(Exercise description): Look through the data below and extract, unchanged, the lines from the one that contains "After processing the input 0120112222102101210000000, what" to the one that contains "s6 | s2 s2 s0 s3", both included.

(Saved entries)
- - - - - - -

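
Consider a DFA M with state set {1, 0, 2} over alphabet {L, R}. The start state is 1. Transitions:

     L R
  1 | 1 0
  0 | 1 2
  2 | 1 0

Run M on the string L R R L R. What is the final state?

Trace: 1 -L-> 1 -R-> 0 -R-> 2 -L-> 1 -R-> 0

0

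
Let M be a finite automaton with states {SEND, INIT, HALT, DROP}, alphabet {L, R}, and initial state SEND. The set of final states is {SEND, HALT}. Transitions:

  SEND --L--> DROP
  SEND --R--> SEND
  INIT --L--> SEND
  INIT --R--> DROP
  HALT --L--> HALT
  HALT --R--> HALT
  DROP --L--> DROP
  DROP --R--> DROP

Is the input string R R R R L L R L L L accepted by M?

No

start at SEND
read 'R': SEND → SEND
read 'R': SEND → SEND
read 'R': SEND → SEND
read 'R': SEND → SEND
read 'L': SEND → DROP
read 'L': DROP → DROP
read 'R': DROP → DROP
read 'L': DROP → DROP
read 'L': DROP → DROP
read 'L': DROP → DROP
End state DROP is not accepting.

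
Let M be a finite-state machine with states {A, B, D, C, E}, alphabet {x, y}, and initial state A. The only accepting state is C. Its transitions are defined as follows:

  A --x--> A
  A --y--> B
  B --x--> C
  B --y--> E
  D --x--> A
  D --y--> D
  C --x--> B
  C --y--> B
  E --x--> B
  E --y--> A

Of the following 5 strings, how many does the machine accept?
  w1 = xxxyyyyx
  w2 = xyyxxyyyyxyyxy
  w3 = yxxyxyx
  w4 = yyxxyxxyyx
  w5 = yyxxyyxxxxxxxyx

1

w1: A → A → A → A → B → E → A → B → C  → end C, accepted
w2: A → A → B → E → B → C → B → E → A → B → C → B → E → B → E  → end E, rejected
w3: A → B → C → B → E → B → E → B  → end B, rejected
w4: A → B → E → B → C → B → C → B → E → A → A  → end A, rejected
w5: A → B → E → B → C → B → E → B → C → B → C → B → C → B → E → B  → end B, rejected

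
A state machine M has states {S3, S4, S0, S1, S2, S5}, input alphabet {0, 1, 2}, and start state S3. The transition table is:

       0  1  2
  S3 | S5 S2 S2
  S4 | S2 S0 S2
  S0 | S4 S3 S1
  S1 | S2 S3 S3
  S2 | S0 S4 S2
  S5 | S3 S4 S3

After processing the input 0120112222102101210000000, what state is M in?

S2

Trace: S3 -0-> S5 -1-> S4 -2-> S2 -0-> S0 -1-> S3 -1-> S2 -2-> S2 -2-> S2 -2-> S2 -2-> S2 -1-> S4 -0-> S2 -2-> S2 -1-> S4 -0-> S2 -1-> S4 -2-> S2 -1-> S4 -0-> S2 -0-> S0 -0-> S4 -0-> S2 -0-> S0 -0-> S4 -0-> S2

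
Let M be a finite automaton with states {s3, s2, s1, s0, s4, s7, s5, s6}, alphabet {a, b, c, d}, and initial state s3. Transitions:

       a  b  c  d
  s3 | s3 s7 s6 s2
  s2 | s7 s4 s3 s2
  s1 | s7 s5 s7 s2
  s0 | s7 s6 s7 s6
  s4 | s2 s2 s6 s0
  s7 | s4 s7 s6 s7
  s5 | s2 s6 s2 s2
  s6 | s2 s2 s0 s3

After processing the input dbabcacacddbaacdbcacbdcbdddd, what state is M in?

s2

Trace: s3 -d-> s2 -b-> s4 -a-> s2 -b-> s4 -c-> s6 -a-> s2 -c-> s3 -a-> s3 -c-> s6 -d-> s3 -d-> s2 -b-> s4 -a-> s2 -a-> s7 -c-> s6 -d-> s3 -b-> s7 -c-> s6 -a-> s2 -c-> s3 -b-> s7 -d-> s7 -c-> s6 -b-> s2 -d-> s2 -d-> s2 -d-> s2 -d-> s2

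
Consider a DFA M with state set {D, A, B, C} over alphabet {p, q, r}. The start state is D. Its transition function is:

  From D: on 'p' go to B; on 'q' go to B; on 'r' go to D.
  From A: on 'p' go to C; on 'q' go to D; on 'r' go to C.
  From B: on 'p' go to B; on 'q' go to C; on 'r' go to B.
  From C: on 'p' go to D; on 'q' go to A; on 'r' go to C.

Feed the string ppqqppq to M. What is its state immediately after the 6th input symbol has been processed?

start at D
read 'p': D → B
read 'p': B → B
read 'q': B → C
read 'q': C → A
read 'p': A → C
read 'p': C → D
After 6 symbols: D.

D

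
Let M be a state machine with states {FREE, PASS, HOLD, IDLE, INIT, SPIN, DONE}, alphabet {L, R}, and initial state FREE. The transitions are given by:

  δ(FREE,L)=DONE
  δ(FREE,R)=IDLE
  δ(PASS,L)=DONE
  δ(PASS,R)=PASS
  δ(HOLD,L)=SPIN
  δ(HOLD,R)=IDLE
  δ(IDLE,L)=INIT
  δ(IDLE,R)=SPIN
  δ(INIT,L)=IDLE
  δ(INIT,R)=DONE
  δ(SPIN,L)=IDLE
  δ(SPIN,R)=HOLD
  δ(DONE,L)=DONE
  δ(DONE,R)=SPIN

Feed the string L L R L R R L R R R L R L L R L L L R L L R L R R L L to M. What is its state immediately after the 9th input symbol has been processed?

FREE → DONE → DONE → SPIN → IDLE → SPIN → HOLD → SPIN → HOLD → IDLE
After 9 symbols: IDLE.

IDLE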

- - - - - - -

(Written solution):
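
After processing the input 0120112222102101210000000, what state is M in?

S2

Trace: S3 -0-> S5 -1-> S4 -2-> S2 -0-> S0 -1-> S3 -1-> S2 -2-> S2 -2-> S2 -2-> S2 -2-> S2 -1-> S4 -0-> S2 -2-> S2 -1-> S4 -0-> S2 -1-> S4 -2-> S2 -1-> S4 -0-> S2 -0-> S0 -0-> S4 -0-> S2 -0-> S0 -0-> S4 -0-> S2

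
Let M be a finite automaton with states {s3, s2, s1, s0, s4, s7, s5, s6}, alphabet {a, b, c, d}, and initial state s3. Transitions:

       a  b  c  d
  s3 | s3 s7 s6 s2
  s2 | s7 s4 s3 s2
  s1 | s7 s5 s7 s2
  s0 | s7 s6 s7 s6
  s4 | s2 s2 s6 s0
  s7 | s4 s7 s6 s7
  s5 | s2 s6 s2 s2
  s6 | s2 s2 s0 s3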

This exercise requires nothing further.